*WHAT THE EXERCISE ASKS*
The stretch wanted below opens at the line containing "Answer: 48/17 ≈ 2.8235" and closes at the line containing "Answer: -308083/2262 ≈ -136.20". Please return it exactly, with no other lines.

*DATA*
= = =
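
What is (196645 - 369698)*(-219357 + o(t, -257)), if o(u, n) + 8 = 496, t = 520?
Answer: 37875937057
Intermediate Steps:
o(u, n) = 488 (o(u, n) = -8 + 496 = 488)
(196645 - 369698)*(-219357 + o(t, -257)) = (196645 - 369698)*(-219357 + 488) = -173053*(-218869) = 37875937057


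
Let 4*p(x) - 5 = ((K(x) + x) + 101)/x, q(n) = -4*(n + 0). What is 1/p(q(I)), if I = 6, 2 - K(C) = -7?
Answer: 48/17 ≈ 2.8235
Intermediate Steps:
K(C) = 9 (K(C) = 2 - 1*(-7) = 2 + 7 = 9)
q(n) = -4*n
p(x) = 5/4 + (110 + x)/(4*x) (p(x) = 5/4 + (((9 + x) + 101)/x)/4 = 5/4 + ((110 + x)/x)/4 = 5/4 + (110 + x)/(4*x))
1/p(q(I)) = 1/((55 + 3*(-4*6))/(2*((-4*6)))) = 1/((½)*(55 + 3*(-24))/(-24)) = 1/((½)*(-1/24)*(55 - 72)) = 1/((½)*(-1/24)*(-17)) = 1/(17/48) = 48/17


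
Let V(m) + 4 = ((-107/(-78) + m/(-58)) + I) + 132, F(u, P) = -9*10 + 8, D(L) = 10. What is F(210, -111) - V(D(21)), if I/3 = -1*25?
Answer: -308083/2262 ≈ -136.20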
= = =
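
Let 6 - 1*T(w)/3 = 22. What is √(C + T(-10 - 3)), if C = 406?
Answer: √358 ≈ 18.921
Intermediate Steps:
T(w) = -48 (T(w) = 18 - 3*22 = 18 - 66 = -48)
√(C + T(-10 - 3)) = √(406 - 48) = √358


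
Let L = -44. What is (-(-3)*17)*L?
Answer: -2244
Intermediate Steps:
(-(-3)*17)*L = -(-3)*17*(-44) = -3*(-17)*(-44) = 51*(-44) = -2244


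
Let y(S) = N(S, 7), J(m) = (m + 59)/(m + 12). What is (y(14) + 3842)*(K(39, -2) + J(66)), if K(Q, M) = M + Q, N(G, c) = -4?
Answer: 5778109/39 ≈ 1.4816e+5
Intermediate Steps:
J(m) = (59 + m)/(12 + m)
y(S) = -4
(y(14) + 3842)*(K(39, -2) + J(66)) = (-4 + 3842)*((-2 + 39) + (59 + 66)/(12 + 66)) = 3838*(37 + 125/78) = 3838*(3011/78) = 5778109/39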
= = =
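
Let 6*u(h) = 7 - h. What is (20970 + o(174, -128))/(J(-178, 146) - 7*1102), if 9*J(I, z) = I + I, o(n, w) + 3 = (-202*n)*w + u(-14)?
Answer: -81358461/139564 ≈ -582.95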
= = =
*RESULT BELOW*
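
Answer: 48/17 ≈ 2.8235
Intermediate Steps:
K(C) = 9 (K(C) = 2 - 1*(-7) = 2 + 7 = 9)
q(n) = -4*n
p(x) = 5/4 + (110 + x)/(4*x) (p(x) = 5/4 + (((9 + x) + 101)/x)/4 = 5/4 + ((110 + x)/x)/4 = 5/4 + (110 + x)/(4*x))
1/p(q(I)) = 1/((55 + 3*(-4*6))/(2*((-4*6)))) = 1/((½)*(55 + 3*(-24))/(-24)) = 1/((½)*(-1/24)*(55 - 72)) = 1/((½)*(-1/24)*(-17)) = 1/(17/48) = 48/17


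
Let V(m) + 4 = ((-107/(-78) + m/(-58)) + I) + 132, F(u, P) = -9*10 + 8, D(L) = 10. What is F(210, -111) - V(D(21)), if I/3 = -1*25?
Answer: -308083/2262 ≈ -136.20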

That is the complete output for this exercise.